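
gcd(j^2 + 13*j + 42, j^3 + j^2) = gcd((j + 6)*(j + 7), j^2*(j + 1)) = 1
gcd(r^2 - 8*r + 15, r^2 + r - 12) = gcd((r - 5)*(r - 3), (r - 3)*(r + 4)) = r - 3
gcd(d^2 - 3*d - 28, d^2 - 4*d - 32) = d + 4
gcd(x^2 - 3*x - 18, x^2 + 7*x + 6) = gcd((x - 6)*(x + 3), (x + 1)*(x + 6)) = 1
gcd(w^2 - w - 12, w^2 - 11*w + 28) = w - 4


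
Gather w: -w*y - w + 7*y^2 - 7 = w*(-y - 1) + 7*y^2 - 7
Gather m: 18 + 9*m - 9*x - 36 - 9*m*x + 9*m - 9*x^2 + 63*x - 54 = m*(18 - 9*x) - 9*x^2 + 54*x - 72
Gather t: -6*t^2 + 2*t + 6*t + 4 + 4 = -6*t^2 + 8*t + 8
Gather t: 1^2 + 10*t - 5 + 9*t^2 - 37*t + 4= 9*t^2 - 27*t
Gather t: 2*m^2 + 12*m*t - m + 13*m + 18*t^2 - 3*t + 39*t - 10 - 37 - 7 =2*m^2 + 12*m + 18*t^2 + t*(12*m + 36) - 54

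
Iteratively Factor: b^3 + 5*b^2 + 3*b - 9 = (b + 3)*(b^2 + 2*b - 3) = (b - 1)*(b + 3)*(b + 3)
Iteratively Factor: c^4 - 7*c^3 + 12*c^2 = (c)*(c^3 - 7*c^2 + 12*c) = c*(c - 4)*(c^2 - 3*c) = c*(c - 4)*(c - 3)*(c)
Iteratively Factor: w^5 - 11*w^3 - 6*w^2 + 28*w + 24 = (w + 1)*(w^4 - w^3 - 10*w^2 + 4*w + 24) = (w + 1)*(w + 2)*(w^3 - 3*w^2 - 4*w + 12) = (w - 2)*(w + 1)*(w + 2)*(w^2 - w - 6) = (w - 3)*(w - 2)*(w + 1)*(w + 2)*(w + 2)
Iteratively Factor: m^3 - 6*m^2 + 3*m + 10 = (m - 5)*(m^2 - m - 2) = (m - 5)*(m + 1)*(m - 2)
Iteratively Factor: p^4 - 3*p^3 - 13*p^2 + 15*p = (p - 1)*(p^3 - 2*p^2 - 15*p) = p*(p - 1)*(p^2 - 2*p - 15) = p*(p - 5)*(p - 1)*(p + 3)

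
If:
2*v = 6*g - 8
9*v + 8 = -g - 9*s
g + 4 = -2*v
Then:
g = 4/7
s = 4/3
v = -16/7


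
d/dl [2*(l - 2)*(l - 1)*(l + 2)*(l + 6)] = 8*l^3 + 30*l^2 - 40*l - 40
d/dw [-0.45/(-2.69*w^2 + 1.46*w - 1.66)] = (0.657 - 2.421*w)/(2.69*w^2 - 1.46*w + 1.66)^2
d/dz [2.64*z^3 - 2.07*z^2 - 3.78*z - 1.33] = 7.92*z^2 - 4.14*z - 3.78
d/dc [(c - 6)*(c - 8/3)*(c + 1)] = 3*c^2 - 46*c/3 + 22/3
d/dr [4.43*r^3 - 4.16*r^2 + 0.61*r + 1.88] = 13.29*r^2 - 8.32*r + 0.61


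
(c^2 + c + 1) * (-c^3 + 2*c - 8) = -c^5 - c^4 + c^3 - 6*c^2 - 6*c - 8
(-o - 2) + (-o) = -2*o - 2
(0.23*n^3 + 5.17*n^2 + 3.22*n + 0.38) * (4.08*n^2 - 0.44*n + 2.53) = 0.9384*n^5 + 20.9924*n^4 + 11.4447*n^3 + 13.2137*n^2 + 7.9794*n + 0.9614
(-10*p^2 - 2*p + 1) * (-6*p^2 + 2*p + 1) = 60*p^4 - 8*p^3 - 20*p^2 + 1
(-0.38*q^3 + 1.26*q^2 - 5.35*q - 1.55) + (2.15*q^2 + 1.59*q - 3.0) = -0.38*q^3 + 3.41*q^2 - 3.76*q - 4.55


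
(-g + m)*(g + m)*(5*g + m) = -5*g^3 - g^2*m + 5*g*m^2 + m^3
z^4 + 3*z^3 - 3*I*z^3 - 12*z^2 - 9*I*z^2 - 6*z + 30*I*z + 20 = (z - 2)*(z + 5)*(z - 2*I)*(z - I)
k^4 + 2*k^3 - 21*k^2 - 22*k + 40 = (k - 4)*(k - 1)*(k + 2)*(k + 5)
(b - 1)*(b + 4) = b^2 + 3*b - 4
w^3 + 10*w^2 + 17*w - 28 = (w - 1)*(w + 4)*(w + 7)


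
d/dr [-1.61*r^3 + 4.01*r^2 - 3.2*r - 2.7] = -4.83*r^2 + 8.02*r - 3.2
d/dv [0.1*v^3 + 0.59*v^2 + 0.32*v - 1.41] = 0.3*v^2 + 1.18*v + 0.32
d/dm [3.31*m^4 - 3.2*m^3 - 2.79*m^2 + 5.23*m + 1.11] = 13.24*m^3 - 9.6*m^2 - 5.58*m + 5.23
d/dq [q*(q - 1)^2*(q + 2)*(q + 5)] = 5*q^4 + 20*q^3 - 9*q^2 - 26*q + 10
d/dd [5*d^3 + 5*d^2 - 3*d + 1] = 15*d^2 + 10*d - 3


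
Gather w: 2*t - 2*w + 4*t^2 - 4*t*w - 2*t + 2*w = 4*t^2 - 4*t*w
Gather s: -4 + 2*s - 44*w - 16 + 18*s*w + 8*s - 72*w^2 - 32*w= s*(18*w + 10) - 72*w^2 - 76*w - 20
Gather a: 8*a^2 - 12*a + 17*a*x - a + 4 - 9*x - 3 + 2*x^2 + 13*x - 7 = 8*a^2 + a*(17*x - 13) + 2*x^2 + 4*x - 6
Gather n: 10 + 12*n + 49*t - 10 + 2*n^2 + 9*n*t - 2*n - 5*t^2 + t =2*n^2 + n*(9*t + 10) - 5*t^2 + 50*t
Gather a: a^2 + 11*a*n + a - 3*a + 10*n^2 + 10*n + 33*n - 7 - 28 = a^2 + a*(11*n - 2) + 10*n^2 + 43*n - 35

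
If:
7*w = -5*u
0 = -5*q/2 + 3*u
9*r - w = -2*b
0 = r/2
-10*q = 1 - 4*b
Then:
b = 5/188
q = -21/235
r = 0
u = -7/94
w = 5/94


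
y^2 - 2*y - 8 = (y - 4)*(y + 2)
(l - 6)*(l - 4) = l^2 - 10*l + 24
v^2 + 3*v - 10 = (v - 2)*(v + 5)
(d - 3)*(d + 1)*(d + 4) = d^3 + 2*d^2 - 11*d - 12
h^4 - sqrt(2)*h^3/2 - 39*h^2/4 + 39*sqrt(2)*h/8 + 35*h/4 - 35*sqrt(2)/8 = (h - 5/2)*(h - 1)*(h + 7/2)*(h - sqrt(2)/2)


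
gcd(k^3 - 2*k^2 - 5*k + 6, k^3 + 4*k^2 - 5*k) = k - 1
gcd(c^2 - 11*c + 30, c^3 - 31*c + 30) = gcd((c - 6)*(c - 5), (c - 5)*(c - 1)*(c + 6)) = c - 5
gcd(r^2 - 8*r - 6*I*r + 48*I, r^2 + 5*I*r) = 1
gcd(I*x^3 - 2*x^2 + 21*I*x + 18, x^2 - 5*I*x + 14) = 1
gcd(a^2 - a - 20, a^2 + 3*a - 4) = a + 4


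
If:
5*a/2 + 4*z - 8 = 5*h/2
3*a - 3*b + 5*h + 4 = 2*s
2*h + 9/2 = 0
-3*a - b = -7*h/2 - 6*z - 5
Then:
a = 19/20 - 8*z/5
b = 54*z/5 - 229/40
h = -9/4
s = 511/80 - 93*z/5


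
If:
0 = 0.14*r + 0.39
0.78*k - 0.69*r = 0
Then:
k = -2.46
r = -2.79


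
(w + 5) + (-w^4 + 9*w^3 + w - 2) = -w^4 + 9*w^3 + 2*w + 3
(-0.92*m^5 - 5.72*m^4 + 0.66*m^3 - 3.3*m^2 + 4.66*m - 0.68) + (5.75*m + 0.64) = -0.92*m^5 - 5.72*m^4 + 0.66*m^3 - 3.3*m^2 + 10.41*m - 0.04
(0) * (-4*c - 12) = 0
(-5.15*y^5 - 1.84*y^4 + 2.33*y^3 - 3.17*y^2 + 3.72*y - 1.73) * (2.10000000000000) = -10.815*y^5 - 3.864*y^4 + 4.893*y^3 - 6.657*y^2 + 7.812*y - 3.633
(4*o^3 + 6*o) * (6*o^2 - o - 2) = 24*o^5 - 4*o^4 + 28*o^3 - 6*o^2 - 12*o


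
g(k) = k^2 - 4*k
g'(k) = 2*k - 4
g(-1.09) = 5.55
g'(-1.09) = -6.18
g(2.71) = -3.50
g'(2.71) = 1.42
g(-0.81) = 3.90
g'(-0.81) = -5.62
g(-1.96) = 11.68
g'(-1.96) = -7.92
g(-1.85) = 10.82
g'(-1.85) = -7.70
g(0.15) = -0.58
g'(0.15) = -3.70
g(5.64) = 9.25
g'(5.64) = 7.28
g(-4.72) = 41.16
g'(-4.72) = -13.44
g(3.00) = -3.00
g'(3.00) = 2.00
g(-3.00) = 21.00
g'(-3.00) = -10.00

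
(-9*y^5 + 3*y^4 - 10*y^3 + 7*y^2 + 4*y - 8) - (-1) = -9*y^5 + 3*y^4 - 10*y^3 + 7*y^2 + 4*y - 7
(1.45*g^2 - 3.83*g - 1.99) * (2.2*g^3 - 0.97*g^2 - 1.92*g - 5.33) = 3.19*g^5 - 9.8325*g^4 - 3.4469*g^3 + 1.5554*g^2 + 24.2347*g + 10.6067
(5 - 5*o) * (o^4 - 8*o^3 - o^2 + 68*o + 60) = -5*o^5 + 45*o^4 - 35*o^3 - 345*o^2 + 40*o + 300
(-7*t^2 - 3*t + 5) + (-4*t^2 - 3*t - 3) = -11*t^2 - 6*t + 2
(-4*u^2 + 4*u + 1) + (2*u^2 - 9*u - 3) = -2*u^2 - 5*u - 2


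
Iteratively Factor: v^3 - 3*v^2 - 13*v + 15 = (v - 1)*(v^2 - 2*v - 15) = (v - 5)*(v - 1)*(v + 3)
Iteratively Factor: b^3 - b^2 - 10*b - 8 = (b - 4)*(b^2 + 3*b + 2) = (b - 4)*(b + 1)*(b + 2)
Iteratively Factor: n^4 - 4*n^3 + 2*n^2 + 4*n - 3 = (n - 1)*(n^3 - 3*n^2 - n + 3) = (n - 1)^2*(n^2 - 2*n - 3) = (n - 1)^2*(n + 1)*(n - 3)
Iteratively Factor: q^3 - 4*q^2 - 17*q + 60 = (q - 5)*(q^2 + q - 12) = (q - 5)*(q - 3)*(q + 4)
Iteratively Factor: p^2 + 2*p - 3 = (p + 3)*(p - 1)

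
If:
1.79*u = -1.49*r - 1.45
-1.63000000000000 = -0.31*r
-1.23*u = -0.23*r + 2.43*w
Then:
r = 5.26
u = -5.19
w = 3.12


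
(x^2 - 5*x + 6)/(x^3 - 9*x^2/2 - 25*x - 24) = 2*(-x^2 + 5*x - 6)/(-2*x^3 + 9*x^2 + 50*x + 48)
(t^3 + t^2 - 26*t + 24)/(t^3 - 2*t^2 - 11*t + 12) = (t + 6)/(t + 3)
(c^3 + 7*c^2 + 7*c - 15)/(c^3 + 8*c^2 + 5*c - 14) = (c^2 + 8*c + 15)/(c^2 + 9*c + 14)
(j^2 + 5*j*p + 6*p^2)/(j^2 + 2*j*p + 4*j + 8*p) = (j + 3*p)/(j + 4)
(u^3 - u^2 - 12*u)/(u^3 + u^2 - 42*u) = (u^2 - u - 12)/(u^2 + u - 42)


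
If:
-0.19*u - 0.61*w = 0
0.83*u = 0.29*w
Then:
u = 0.00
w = 0.00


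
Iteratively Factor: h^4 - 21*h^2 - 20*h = (h + 1)*(h^3 - h^2 - 20*h) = (h + 1)*(h + 4)*(h^2 - 5*h) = h*(h + 1)*(h + 4)*(h - 5)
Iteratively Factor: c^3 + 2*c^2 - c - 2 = (c - 1)*(c^2 + 3*c + 2) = (c - 1)*(c + 1)*(c + 2)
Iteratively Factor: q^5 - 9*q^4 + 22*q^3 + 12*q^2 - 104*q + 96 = (q - 2)*(q^4 - 7*q^3 + 8*q^2 + 28*q - 48) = (q - 3)*(q - 2)*(q^3 - 4*q^2 - 4*q + 16) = (q - 4)*(q - 3)*(q - 2)*(q^2 - 4) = (q - 4)*(q - 3)*(q - 2)*(q + 2)*(q - 2)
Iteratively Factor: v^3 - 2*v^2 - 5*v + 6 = (v - 1)*(v^2 - v - 6) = (v - 3)*(v - 1)*(v + 2)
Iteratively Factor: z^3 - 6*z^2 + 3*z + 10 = (z - 2)*(z^2 - 4*z - 5) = (z - 2)*(z + 1)*(z - 5)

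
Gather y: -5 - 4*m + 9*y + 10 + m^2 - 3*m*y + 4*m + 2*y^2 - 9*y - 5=m^2 - 3*m*y + 2*y^2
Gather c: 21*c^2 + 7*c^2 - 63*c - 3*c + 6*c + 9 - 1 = 28*c^2 - 60*c + 8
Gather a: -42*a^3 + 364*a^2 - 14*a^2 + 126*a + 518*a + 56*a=-42*a^3 + 350*a^2 + 700*a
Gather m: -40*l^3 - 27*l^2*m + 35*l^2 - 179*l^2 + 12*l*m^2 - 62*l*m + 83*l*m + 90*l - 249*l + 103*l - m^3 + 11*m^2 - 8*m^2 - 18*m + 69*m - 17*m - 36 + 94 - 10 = -40*l^3 - 144*l^2 - 56*l - m^3 + m^2*(12*l + 3) + m*(-27*l^2 + 21*l + 34) + 48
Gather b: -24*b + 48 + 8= 56 - 24*b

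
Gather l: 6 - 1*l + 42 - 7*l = 48 - 8*l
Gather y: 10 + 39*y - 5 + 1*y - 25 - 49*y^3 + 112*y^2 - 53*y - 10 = -49*y^3 + 112*y^2 - 13*y - 30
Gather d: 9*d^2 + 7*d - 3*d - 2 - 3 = 9*d^2 + 4*d - 5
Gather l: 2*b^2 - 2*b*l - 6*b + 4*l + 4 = 2*b^2 - 6*b + l*(4 - 2*b) + 4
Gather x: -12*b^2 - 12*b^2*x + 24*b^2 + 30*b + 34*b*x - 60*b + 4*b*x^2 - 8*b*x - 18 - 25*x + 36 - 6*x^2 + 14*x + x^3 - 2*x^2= 12*b^2 - 30*b + x^3 + x^2*(4*b - 8) + x*(-12*b^2 + 26*b - 11) + 18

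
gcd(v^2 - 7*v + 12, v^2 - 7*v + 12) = v^2 - 7*v + 12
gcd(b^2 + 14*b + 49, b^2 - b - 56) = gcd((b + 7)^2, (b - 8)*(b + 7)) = b + 7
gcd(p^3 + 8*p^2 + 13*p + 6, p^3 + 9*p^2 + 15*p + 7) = p^2 + 2*p + 1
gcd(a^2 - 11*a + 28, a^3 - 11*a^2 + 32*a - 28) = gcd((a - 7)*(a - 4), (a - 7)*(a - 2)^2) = a - 7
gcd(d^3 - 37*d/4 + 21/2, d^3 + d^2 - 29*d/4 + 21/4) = d^2 + 2*d - 21/4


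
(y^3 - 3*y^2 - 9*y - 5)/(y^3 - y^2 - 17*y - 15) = (y + 1)/(y + 3)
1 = 1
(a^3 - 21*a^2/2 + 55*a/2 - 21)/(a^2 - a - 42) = (a^2 - 7*a/2 + 3)/(a + 6)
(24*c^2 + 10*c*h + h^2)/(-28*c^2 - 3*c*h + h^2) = (-6*c - h)/(7*c - h)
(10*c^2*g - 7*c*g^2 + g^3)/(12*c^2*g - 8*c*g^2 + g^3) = (5*c - g)/(6*c - g)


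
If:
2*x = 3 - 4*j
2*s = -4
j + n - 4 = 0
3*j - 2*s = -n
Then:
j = -4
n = 8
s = -2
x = 19/2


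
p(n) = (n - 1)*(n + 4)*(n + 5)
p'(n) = (n - 1)*(n + 4) + (n - 1)*(n + 5) + (n + 4)*(n + 5) = 3*n^2 + 16*n + 11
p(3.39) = 148.19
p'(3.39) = 99.72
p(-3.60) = -2.58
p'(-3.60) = -7.72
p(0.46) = -13.15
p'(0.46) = 18.99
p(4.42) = 271.26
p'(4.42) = 140.33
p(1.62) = 23.07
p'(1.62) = 44.79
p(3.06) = 117.22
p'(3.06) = 88.05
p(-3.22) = -5.86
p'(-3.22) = -9.41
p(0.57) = -10.95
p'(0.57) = 21.09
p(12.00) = 2992.00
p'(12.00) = 635.00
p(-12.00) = -728.00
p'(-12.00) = 251.00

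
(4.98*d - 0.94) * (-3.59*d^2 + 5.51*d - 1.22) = -17.8782*d^3 + 30.8144*d^2 - 11.255*d + 1.1468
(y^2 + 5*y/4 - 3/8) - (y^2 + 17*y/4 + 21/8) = -3*y - 3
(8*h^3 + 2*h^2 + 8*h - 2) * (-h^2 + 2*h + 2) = -8*h^5 + 14*h^4 + 12*h^3 + 22*h^2 + 12*h - 4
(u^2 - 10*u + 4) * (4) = 4*u^2 - 40*u + 16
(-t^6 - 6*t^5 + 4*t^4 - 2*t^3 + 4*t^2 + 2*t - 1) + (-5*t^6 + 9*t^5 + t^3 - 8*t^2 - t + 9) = -6*t^6 + 3*t^5 + 4*t^4 - t^3 - 4*t^2 + t + 8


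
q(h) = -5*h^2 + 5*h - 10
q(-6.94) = -285.52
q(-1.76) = -34.29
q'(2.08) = -15.80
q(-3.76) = -99.49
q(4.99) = -109.55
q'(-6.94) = 74.40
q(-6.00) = -220.00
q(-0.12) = -10.67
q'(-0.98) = 14.80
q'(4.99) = -44.90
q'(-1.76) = 22.60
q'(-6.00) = 65.00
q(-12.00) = -790.00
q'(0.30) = 2.00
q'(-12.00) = 125.00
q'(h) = 5 - 10*h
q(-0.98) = -19.70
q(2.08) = -21.23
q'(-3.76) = 42.60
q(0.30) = -8.95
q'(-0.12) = 6.20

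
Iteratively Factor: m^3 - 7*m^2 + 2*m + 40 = (m - 4)*(m^2 - 3*m - 10) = (m - 5)*(m - 4)*(m + 2)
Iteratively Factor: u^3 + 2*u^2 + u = (u + 1)*(u^2 + u) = (u + 1)^2*(u)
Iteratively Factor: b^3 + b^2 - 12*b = (b + 4)*(b^2 - 3*b) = b*(b + 4)*(b - 3)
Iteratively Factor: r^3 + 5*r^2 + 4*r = (r + 1)*(r^2 + 4*r) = (r + 1)*(r + 4)*(r)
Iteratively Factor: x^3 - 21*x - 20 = (x + 4)*(x^2 - 4*x - 5) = (x + 1)*(x + 4)*(x - 5)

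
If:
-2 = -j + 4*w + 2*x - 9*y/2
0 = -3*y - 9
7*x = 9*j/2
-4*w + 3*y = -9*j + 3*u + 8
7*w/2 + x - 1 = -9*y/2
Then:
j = 3143/44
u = 29119/132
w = -395/44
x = 4041/88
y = -3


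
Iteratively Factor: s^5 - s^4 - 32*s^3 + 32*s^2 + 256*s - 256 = (s - 1)*(s^4 - 32*s^2 + 256) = (s - 4)*(s - 1)*(s^3 + 4*s^2 - 16*s - 64) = (s - 4)^2*(s - 1)*(s^2 + 8*s + 16) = (s - 4)^2*(s - 1)*(s + 4)*(s + 4)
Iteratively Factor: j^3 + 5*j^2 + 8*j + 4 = (j + 2)*(j^2 + 3*j + 2) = (j + 1)*(j + 2)*(j + 2)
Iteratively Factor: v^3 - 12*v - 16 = (v + 2)*(v^2 - 2*v - 8) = (v + 2)^2*(v - 4)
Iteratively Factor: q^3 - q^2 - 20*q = (q - 5)*(q^2 + 4*q) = q*(q - 5)*(q + 4)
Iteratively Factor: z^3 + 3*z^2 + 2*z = (z + 1)*(z^2 + 2*z) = (z + 1)*(z + 2)*(z)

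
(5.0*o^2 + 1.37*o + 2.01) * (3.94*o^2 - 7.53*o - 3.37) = 19.7*o^4 - 32.2522*o^3 - 19.2467*o^2 - 19.7522*o - 6.7737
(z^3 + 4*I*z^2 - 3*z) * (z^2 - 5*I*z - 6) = z^5 - I*z^4 + 11*z^3 - 9*I*z^2 + 18*z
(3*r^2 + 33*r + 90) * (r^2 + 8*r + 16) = 3*r^4 + 57*r^3 + 402*r^2 + 1248*r + 1440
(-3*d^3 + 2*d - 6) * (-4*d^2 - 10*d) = 12*d^5 + 30*d^4 - 8*d^3 + 4*d^2 + 60*d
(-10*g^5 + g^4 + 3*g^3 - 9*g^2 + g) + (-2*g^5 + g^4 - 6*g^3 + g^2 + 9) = -12*g^5 + 2*g^4 - 3*g^3 - 8*g^2 + g + 9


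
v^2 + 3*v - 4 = (v - 1)*(v + 4)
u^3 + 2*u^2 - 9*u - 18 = (u - 3)*(u + 2)*(u + 3)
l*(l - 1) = l^2 - l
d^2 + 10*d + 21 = (d + 3)*(d + 7)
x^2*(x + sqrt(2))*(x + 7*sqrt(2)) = x^4 + 8*sqrt(2)*x^3 + 14*x^2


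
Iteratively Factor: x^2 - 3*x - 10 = (x - 5)*(x + 2)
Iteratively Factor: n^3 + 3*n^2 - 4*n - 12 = (n - 2)*(n^2 + 5*n + 6) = (n - 2)*(n + 3)*(n + 2)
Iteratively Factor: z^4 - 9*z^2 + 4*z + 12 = (z - 2)*(z^3 + 2*z^2 - 5*z - 6) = (z - 2)*(z + 3)*(z^2 - z - 2) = (z - 2)*(z + 1)*(z + 3)*(z - 2)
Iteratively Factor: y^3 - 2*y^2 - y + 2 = (y + 1)*(y^2 - 3*y + 2) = (y - 1)*(y + 1)*(y - 2)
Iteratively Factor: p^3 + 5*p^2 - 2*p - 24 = (p + 3)*(p^2 + 2*p - 8) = (p - 2)*(p + 3)*(p + 4)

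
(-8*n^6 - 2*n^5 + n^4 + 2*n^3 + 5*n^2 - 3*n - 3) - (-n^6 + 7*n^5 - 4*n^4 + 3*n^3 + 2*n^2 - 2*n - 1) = -7*n^6 - 9*n^5 + 5*n^4 - n^3 + 3*n^2 - n - 2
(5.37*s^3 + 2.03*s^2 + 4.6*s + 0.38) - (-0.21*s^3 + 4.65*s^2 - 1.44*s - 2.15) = 5.58*s^3 - 2.62*s^2 + 6.04*s + 2.53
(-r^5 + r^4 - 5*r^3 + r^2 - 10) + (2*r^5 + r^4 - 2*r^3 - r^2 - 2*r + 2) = r^5 + 2*r^4 - 7*r^3 - 2*r - 8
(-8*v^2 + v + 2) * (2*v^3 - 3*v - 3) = -16*v^5 + 2*v^4 + 28*v^3 + 21*v^2 - 9*v - 6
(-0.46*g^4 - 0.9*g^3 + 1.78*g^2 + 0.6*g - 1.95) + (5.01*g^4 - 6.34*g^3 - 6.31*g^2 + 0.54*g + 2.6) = 4.55*g^4 - 7.24*g^3 - 4.53*g^2 + 1.14*g + 0.65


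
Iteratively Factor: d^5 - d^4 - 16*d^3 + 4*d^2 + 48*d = (d + 2)*(d^4 - 3*d^3 - 10*d^2 + 24*d) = (d + 2)*(d + 3)*(d^3 - 6*d^2 + 8*d) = (d - 4)*(d + 2)*(d + 3)*(d^2 - 2*d) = d*(d - 4)*(d + 2)*(d + 3)*(d - 2)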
----------------------------------------
▶ What to do:
Your task is to copy each line of the entries that includes the word "sqrt".

▶ Task answer:
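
h^4 - sqrt(2)*h^3/2 - 39*h^2/4 + 39*sqrt(2)*h/8 + 35*h/4 - 35*sqrt(2)/8 = (h - 5/2)*(h - 1)*(h + 7/2)*(h - sqrt(2)/2)
x^2*(x + sqrt(2))*(x + 7*sqrt(2)) = x^4 + 8*sqrt(2)*x^3 + 14*x^2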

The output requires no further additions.